## Available data

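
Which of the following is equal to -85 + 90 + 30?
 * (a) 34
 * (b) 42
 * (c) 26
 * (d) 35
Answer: d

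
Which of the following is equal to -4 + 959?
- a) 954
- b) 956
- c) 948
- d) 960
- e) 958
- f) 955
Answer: f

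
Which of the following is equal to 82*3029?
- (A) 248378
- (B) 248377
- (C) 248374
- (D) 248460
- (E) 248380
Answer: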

## Prompt
Line by line, transcribe the material above without leaving anything out.

## Output below
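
Which of the following is equal to -85 + 90 + 30?
 * (a) 34
 * (b) 42
 * (c) 26
 * (d) 35
Answer: d

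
Which of the following is equal to -4 + 959?
- a) 954
- b) 956
- c) 948
- d) 960
- e) 958
- f) 955
Answer: f

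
Which of the following is equal to 82*3029?
- (A) 248378
- (B) 248377
- (C) 248374
- (D) 248460
- (E) 248380
Answer: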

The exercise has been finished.